▶ _The problem_:
Set the listing down once more, exactly as given.

▶ _Supplied data_:

☆ ☆ ☆ ☆ ☆

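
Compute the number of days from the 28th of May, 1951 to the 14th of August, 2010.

21628

Day-of-year of May 28, 1951: 148.
Day-of-year of August 14, 2010: 226.
1951 has 365 days, so 365 − 148 = 217 days remain in 1951.
Full years 1952–2009: 43 common + 15 leap = 43×365 + 15×366 = 21185 days.
Total: 217 + 21185 + 226 = 21628 days.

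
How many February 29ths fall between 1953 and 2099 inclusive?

36

Years divisible by 4: 1956, 1960, …, 2096 — 36 in all.
2000 is divisible by 400, so still leap.
No century exceptions apply. Count: 36.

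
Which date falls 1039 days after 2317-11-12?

2320-09-16

Count 1039 days after November 12, 2317:
November 12, 2317 → November 12, 2318: 365 days.
November 12, 2318 → November 12, 2319: 365 days.
November 2319: 30 − 12 = 18 days remain.
Then 9 full months totalling 275 days.
September 1–16, 2320: 16 days.
Residual: 309 days.
Total: 1039 days.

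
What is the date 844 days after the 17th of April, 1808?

the 9th of August, 1810

Count 844 days after April 17, 1808:
Day-of-year of April 17, 1808: 108.
Day-of-year of August 9, 1810: 221.
1808 has 366 days, so 366 − 108 = 258 days remain in 1808.
Full years: 1809: 365. Sum = 365.
Total: 258 + 365 + 221 = 844 days.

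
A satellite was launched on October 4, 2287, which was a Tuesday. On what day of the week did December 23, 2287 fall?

October 2287: 31 − 4 = 27 days remain.
Then November (30): 30 days.
December 1–23, 2287: 23 days.
Total: 27 + 30 + 23 = 80 days.
80 mod 7 = 3, so 3 days after Tuesday is Friday.

Friday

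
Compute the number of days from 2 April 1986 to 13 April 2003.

Day-of-year of April 2, 1986: 92.
Day-of-year of April 13, 2003: 103.
1986 has 365 days, so 365 − 92 = 273 days remain in 1986.
Full years 1987–2002: 12 common + 4 leap = 12×365 + 4×366 = 5844 days.
Total: 273 + 5844 + 103 = 6220 days.

6220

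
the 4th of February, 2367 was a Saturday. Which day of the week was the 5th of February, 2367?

Sunday

Within February 2367: 5 − 4 = 1 day.
1 mod 7 = 1, so 1 day after Saturday is Sunday.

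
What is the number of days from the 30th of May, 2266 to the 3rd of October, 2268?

Day-of-year of May 30, 2266: 150.
Day-of-year of October 3, 2268: 277.
2266 has 365 days, so 365 − 150 = 215 days remain in 2266.
Full years: 2267: 365. Sum = 365.
Total: 215 + 365 + 277 = 857 days.

857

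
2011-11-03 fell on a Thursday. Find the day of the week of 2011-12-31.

November 2011: 30 − 3 = 27 days remain.
December 1–31, 2011: 31 days.
Total: 27 + 31 = 58 days.
58 mod 7 = 2, so 2 days after Thursday is Saturday.

Saturday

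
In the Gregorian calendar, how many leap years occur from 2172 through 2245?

18

Years divisible by 4: 2172, 2176, …, 2244 — 19 in all.
Of these, 2200 is divisible by 100 but not 400, so not leap.
Leap years: 19 − 1 = 18.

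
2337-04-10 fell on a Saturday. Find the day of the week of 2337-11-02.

Tuesday

April 2337: 30 − 10 = 20 days remain.
Then May (31), June (30), July (31), August (31), September (30), October (31): 31 + 30 + 31 + 31 + 30 + 31 = 184 days.
November 1–2, 2337: 2 days.
Total: 20 + 184 + 2 = 206 days.
206 mod 7 = 3, so 3 days after Saturday is Tuesday.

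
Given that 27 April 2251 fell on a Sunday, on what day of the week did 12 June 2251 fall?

Thursday

April 2251: 30 − 27 = 3 days remain.
Then May (31): 31 days.
June 1–12, 2251: 12 days.
Total: 3 + 31 + 12 = 46 days.
46 mod 7 = 4, so 4 days after Sunday is Thursday.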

☆ ☆ ☆ ☆ ☆

▶ _Written answer_:
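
Compute the number of days from the 28th of May, 1951 to the 14th of August, 2010.

21628

Day-of-year of May 28, 1951: 148.
Day-of-year of August 14, 2010: 226.
1951 has 365 days, so 365 − 148 = 217 days remain in 1951.
Full years 1952–2009: 43 common + 15 leap = 43×365 + 15×366 = 21185 days.
Total: 217 + 21185 + 226 = 21628 days.

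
How many February 29ths fall between 1953 and 2099 inclusive?

36

Years divisible by 4: 1956, 1960, …, 2096 — 36 in all.
2000 is divisible by 400, so still leap.
No century exceptions apply. Count: 36.

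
Which date falls 1039 days after 2317-11-12?

2320-09-16

Count 1039 days after November 12, 2317:
November 12, 2317 → November 12, 2318: 365 days.
November 12, 2318 → November 12, 2319: 365 days.
November 2319: 30 − 12 = 18 days remain.
Then 9 full months totalling 275 days.
September 1–16, 2320: 16 days.
Residual: 309 days.
Total: 1039 days.

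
What is the date 844 days after the 17th of April, 1808?

the 9th of August, 1810

Count 844 days after April 17, 1808:
Day-of-year of April 17, 1808: 108.
Day-of-year of August 9, 1810: 221.
1808 has 366 days, so 366 − 108 = 258 days remain in 1808.
Full years: 1809: 365. Sum = 365.
Total: 258 + 365 + 221 = 844 days.

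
A satellite was launched on October 4, 2287, which was a Tuesday. On what day of the week did December 23, 2287 fall?

October 2287: 31 − 4 = 27 days remain.
Then November (30): 30 days.
December 1–23, 2287: 23 days.
Total: 27 + 30 + 23 = 80 days.
80 mod 7 = 3, so 3 days after Tuesday is Friday.

Friday

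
Compute the number of days from 2 April 1986 to 13 April 2003.

Day-of-year of April 2, 1986: 92.
Day-of-year of April 13, 2003: 103.
1986 has 365 days, so 365 − 92 = 273 days remain in 1986.
Full years 1987–2002: 12 common + 4 leap = 12×365 + 4×366 = 5844 days.
Total: 273 + 5844 + 103 = 6220 days.

6220

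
the 4th of February, 2367 was a Saturday. Which day of the week was the 5th of February, 2367?

Sunday

Within February 2367: 5 − 4 = 1 day.
1 mod 7 = 1, so 1 day after Saturday is Sunday.

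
What is the number of days from the 30th of May, 2266 to the 3rd of October, 2268?

Day-of-year of May 30, 2266: 150.
Day-of-year of October 3, 2268: 277.
2266 has 365 days, so 365 − 150 = 215 days remain in 2266.
Full years: 2267: 365. Sum = 365.
Total: 215 + 365 + 277 = 857 days.

857

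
2011-11-03 fell on a Thursday. Find the day of the week of 2011-12-31.

November 2011: 30 − 3 = 27 days remain.
December 1–31, 2011: 31 days.
Total: 27 + 31 = 58 days.
58 mod 7 = 2, so 2 days after Thursday is Saturday.

Saturday

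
In the Gregorian calendar, how many leap years occur from 2172 through 2245?

18

Years divisible by 4: 2172, 2176, …, 2244 — 19 in all.
Of these, 2200 is divisible by 100 but not 400, so not leap.
Leap years: 19 − 1 = 18.

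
2337-04-10 fell on a Saturday. Find the day of the week of 2337-11-02.

Tuesday

April 2337: 30 − 10 = 20 days remain.
Then May (31), June (30), July (31), August (31), September (30), October (31): 31 + 30 + 31 + 31 + 30 + 31 = 184 days.
November 1–2, 2337: 2 days.
Total: 20 + 184 + 2 = 206 days.
206 mod 7 = 3, so 3 days after Saturday is Tuesday.

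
Given that 27 April 2251 fell on a Sunday, on what day of the week did 12 June 2251 fall?

Thursday

April 2251: 30 − 27 = 3 days remain.
Then May (31): 31 days.
June 1–12, 2251: 12 days.
Total: 3 + 31 + 12 = 46 days.
46 mod 7 = 4, so 4 days after Sunday is Thursday.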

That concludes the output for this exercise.